DESCRIPTION OF THE TASK: Please copy out the lines in the entries that contain "Tesla".

[Stored items]
▼

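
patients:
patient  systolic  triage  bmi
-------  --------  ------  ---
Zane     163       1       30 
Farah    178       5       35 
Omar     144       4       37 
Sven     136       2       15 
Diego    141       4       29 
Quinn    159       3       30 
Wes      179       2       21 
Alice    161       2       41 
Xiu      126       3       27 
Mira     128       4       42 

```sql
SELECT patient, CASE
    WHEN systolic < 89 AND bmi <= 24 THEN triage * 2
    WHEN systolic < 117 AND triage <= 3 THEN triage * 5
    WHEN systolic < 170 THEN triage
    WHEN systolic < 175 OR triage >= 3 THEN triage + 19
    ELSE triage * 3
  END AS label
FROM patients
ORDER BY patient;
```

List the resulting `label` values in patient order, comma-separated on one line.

2, 4, 24, 4, 4, 3, 2, 6, 3, 1

patient=Alice: systolic < 170 → 2
patient=Diego: systolic < 170 → 4
patient=Farah: systolic < 175 OR triage >= 3 → 24
patient=Mira: systolic < 170 → 4
patient=Omar: systolic < 170 → 4
patient=Quinn: systolic < 170 → 3
patient=Sven: systolic < 170 → 2
patient=Wes: ELSE → 6
patient=Xiu: systolic < 170 → 3
patient=Zane: systolic < 170 → 1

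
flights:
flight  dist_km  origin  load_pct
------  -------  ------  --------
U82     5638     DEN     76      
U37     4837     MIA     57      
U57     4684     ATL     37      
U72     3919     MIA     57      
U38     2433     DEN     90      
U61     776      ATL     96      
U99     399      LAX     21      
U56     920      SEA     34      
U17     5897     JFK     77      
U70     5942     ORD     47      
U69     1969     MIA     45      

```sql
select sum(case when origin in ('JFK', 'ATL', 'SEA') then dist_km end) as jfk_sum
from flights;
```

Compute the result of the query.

12277

flight=U82: ✗
flight=U37: ✗
flight=U57: ✓ → 4684
flight=U72: ✗
flight=U38: ✗
flight=U61: ✓ → 776
flight=U99: ✗
flight=U56: ✓ → 920
flight=U17: ✓ → 5897
flight=U70: ✗
flight=U69: ✗
jfk_sum = 4684 + 776 + 920 + 5897 = 12277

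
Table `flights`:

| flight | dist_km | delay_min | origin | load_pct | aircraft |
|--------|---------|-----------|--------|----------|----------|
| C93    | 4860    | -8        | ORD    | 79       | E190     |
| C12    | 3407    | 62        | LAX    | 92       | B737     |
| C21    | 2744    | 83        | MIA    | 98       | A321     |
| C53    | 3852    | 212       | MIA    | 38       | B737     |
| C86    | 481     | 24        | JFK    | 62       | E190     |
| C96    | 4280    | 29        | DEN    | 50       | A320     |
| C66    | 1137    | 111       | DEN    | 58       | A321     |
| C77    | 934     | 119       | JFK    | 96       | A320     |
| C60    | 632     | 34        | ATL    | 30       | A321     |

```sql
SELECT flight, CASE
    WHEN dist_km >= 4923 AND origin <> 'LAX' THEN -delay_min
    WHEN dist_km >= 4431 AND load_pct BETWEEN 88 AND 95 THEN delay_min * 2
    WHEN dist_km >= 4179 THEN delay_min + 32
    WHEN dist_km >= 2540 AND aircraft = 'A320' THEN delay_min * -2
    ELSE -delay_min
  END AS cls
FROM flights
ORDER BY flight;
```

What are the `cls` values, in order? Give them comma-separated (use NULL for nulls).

flight=C12: ELSE → -62
flight=C21: ELSE → -83
flight=C53: ELSE → -212
flight=C60: ELSE → -34
flight=C66: ELSE → -111
flight=C77: ELSE → -119
flight=C86: ELSE → -24
flight=C93: dist_km >= 4179 → 24
flight=C96: dist_km >= 4179 → 61

-62, -83, -212, -34, -111, -119, -24, 24, 61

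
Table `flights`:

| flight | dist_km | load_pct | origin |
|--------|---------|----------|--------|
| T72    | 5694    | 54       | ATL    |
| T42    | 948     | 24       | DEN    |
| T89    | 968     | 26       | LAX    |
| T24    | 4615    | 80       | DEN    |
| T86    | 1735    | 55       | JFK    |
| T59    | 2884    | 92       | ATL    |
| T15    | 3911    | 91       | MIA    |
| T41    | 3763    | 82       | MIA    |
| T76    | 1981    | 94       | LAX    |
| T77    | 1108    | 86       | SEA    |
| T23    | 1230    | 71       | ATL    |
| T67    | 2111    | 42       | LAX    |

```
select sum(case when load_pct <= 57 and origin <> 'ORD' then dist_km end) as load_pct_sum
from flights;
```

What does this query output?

flight=T72: ✓ → 5694
flight=T42: ✓ → 948
flight=T89: ✓ → 968
flight=T24: ✗
flight=T86: ✓ → 1735
flight=T59: ✗
flight=T15: ✗
flight=T41: ✗
flight=T76: ✗
flight=T77: ✗
flight=T23: ✗
flight=T67: ✓ → 2111
load_pct_sum = 5694 + 948 + 968 + 1735 + 2111 = 11456

11456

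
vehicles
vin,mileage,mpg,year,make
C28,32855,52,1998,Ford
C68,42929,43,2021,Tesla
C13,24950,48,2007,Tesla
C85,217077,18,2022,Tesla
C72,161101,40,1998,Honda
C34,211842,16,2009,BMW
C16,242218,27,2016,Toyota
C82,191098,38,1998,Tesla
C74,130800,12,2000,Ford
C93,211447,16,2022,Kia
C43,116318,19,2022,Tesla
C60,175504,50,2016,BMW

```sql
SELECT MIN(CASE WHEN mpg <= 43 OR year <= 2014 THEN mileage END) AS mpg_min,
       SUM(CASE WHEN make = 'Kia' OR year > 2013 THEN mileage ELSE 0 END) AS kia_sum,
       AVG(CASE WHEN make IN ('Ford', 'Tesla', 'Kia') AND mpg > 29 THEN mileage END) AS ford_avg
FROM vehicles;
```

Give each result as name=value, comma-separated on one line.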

▲

ANSWER SPACE:
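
C68,42929,43,2021,Tesla
C13,24950,48,2007,Tesla
C85,217077,18,2022,Tesla
C82,191098,38,1998,Tesla
C43,116318,19,2022,Tesla
       AVG(CASE WHEN make IN ('Ford', 'Tesla', 'Kia') AND mpg > 29 THEN mileage END) AS ford_avg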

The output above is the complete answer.